Collected data:
....................

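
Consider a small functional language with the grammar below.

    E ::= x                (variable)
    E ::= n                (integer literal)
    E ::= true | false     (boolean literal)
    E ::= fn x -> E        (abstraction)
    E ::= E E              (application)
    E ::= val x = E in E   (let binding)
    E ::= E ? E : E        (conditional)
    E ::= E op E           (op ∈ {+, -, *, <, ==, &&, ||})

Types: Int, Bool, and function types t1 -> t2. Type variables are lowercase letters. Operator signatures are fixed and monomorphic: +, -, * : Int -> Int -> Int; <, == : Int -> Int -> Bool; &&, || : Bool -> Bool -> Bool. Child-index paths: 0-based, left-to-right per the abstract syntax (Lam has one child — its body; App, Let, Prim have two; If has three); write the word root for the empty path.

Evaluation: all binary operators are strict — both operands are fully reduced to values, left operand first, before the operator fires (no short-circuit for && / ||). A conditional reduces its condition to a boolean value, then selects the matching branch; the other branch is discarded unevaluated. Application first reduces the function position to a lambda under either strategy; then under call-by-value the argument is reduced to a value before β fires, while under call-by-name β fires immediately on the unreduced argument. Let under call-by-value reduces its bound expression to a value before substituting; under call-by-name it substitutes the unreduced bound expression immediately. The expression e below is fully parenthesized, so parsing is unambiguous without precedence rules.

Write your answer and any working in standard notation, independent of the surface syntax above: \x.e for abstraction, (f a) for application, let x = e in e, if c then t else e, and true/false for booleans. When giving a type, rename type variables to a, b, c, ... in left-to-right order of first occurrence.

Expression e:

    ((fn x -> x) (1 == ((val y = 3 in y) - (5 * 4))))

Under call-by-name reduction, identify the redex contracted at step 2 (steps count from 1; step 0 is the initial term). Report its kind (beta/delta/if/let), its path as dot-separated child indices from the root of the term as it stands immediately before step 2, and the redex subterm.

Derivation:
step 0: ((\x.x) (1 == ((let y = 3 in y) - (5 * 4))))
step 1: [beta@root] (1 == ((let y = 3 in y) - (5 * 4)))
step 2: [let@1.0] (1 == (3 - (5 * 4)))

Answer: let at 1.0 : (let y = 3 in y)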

....................

Assigned task: Every single entry above has to be copied exactly.

Exercise answer:
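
Consider a small functional language with the grammar below.

    E ::= x                (variable)
    E ::= n                (integer literal)
    E ::= true | false     (boolean literal)
    E ::= fn x -> E        (abstraction)
    E ::= E E              (application)
    E ::= val x = E in E   (let binding)
    E ::= E ? E : E        (conditional)
    E ::= E op E           (op ∈ {+, -, *, <, ==, &&, ||})

Types: Int, Bool, and function types t1 -> t2. Type variables are lowercase letters. Operator signatures are fixed and monomorphic: +, -, * : Int -> Int -> Int; <, == : Int -> Int -> Bool; &&, || : Bool -> Bool -> Bool. Child-index paths: 0-based, left-to-right per the abstract syntax (Lam has one child — its body; App, Let, Prim have two; If has three); write the word root for the empty path.

Evaluation: all binary operators are strict — both operands are fully reduced to values, left operand first, before the operator fires (no short-circuit for && / ||). A conditional reduces its condition to a boolean value, then selects the matching branch; the other branch is discarded unevaluated. Application first reduces the function position to a lambda under either strategy; then under call-by-value the argument is reduced to a value before β fires, while under call-by-name β fires immediately on the unreduced argument. Let under call-by-value reduces its bound expression to a value before substituting; under call-by-name it substitutes the unreduced bound expression immediately. The expression e below is fully parenthesized, so parsing is unambiguous without precedence rules.

Write your answer and any working in standard notation, independent of the surface syntax above: \x.e for abstraction, (f a) for application, let x = e in e, if c then t else e, and true/false for booleans. When giving a type, rename type variables to a, b, c, ... in left-to-right order of first occurrence.

Expression e:

    ((fn x -> x) (1 == ((val y = 3 in y) - (5 * 4))))

Under call-by-name reduction, identify the redex contracted at step 2 (steps count from 1; step 0 is the initial term). Report its kind (beta/delta/if/let), its path as dot-separated child indices from the root of the term as it stands immediately before step 2, and the redex subterm.

Derivation:
step 0: ((\x.x) (1 == ((let y = 3 in y) - (5 * 4))))
step 1: [beta@root] (1 == ((let y = 3 in y) - (5 * 4)))
step 2: [let@1.0] (1 == (3 - (5 * 4)))

Answer: let at 1.0 : (let y = 3 in y)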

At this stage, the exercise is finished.